● **Activity**
Retype each entry below precisely as it reads.

● **Excerpted records**
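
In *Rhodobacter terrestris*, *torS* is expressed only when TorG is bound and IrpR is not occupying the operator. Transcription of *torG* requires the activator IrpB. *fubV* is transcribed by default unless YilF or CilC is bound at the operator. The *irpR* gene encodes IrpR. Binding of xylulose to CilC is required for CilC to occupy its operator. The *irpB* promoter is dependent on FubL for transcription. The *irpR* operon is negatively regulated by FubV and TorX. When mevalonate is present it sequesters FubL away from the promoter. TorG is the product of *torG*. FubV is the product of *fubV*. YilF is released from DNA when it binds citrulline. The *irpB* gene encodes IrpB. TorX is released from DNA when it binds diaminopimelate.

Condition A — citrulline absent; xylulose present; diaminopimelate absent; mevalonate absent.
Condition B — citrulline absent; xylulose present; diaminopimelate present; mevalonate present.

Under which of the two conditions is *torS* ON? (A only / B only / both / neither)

A only

Condition A:
Citrulline is absent, so YilF is active.
Xylulose is present, so CilC is active.
With repressor YilF bound, *fubV* is not transcribed.
So FubV is not produced.
Diaminopimelate is absent, so TorX is active.
With repressor TorX bound, *irpR* is not transcribed.
So IrpR is not produced.
Mevalonate is absent, so FubL is active.
No repressor is bound and FubL is active, so *irpB* is transcribed.
So IrpB is produced and active.
No repressor is bound and IrpB is active, so *torG* is transcribed.
So TorG is produced and active.
No repressor is bound and TorG is active, so *torS* is transcribed.
→ *torS* is ON in A.
Condition B:
Citrulline is absent, so YilF is active.
Xylulose is present, so CilC is active.
With repressor YilF bound, *fubV* is not transcribed.
So FubV is not produced.
Diaminopimelate is present, so TorX is inactive.
With no repressor bound, *irpR* is transcribed.
So IrpR is produced and active.
Mevalonate is present, so FubL is inactive.
Required activator FubL is absent, so *irpB* is not transcribed.
So IrpB is not produced.
Required activator IrpB is absent, so *torG* is not transcribed.
So TorG is not produced.
With repressor IrpR bound, *torS* is not transcribed.
→ *torS* is OFF in B.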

● **Expected output**
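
In *Rhodobacter terrestris*, *torS* is expressed only when TorG is bound and IrpR is not occupying the operator. Transcription of *torG* requires the activator IrpB. *fubV* is transcribed by default unless YilF or CilC is bound at the operator. The *irpR* gene encodes IrpR. Binding of xylulose to CilC is required for CilC to occupy its operator. The *irpB* promoter is dependent on FubL for transcription. The *irpR* operon is negatively regulated by FubV and TorX. When mevalonate is present it sequesters FubL away from the promoter. TorG is the product of *torG*. FubV is the product of *fubV*. YilF is released from DNA when it binds citrulline. The *irpB* gene encodes IrpB. TorX is released from DNA when it binds diaminopimelate.

Condition A — citrulline absent; xylulose present; diaminopimelate absent; mevalonate absent.
Condition B — citrulline absent; xylulose present; diaminopimelate present; mevalonate present.

Under which of the two conditions is *torS* ON? (A only / B only / both / neither)

A only

Condition A:
Citrulline is absent, so YilF is active.
Xylulose is present, so CilC is active.
With repressor YilF bound, *fubV* is not transcribed.
So FubV is not produced.
Diaminopimelate is absent, so TorX is active.
With repressor TorX bound, *irpR* is not transcribed.
So IrpR is not produced.
Mevalonate is absent, so FubL is active.
No repressor is bound and FubL is active, so *irpB* is transcribed.
So IrpB is produced and active.
No repressor is bound and IrpB is active, so *torG* is transcribed.
So TorG is produced and active.
No repressor is bound and TorG is active, so *torS* is transcribed.
→ *torS* is ON in A.
Condition B:
Citrulline is absent, so YilF is active.
Xylulose is present, so CilC is active.
With repressor YilF bound, *fubV* is not transcribed.
So FubV is not produced.
Diaminopimelate is present, so TorX is inactive.
With no repressor bound, *irpR* is transcribed.
So IrpR is produced and active.
Mevalonate is present, so FubL is inactive.
Required activator FubL is absent, so *irpB* is not transcribed.
So IrpB is not produced.
Required activator IrpB is absent, so *torG* is not transcribed.
So TorG is not produced.
With repressor IrpR bound, *torS* is not transcribed.
→ *torS* is OFF in B.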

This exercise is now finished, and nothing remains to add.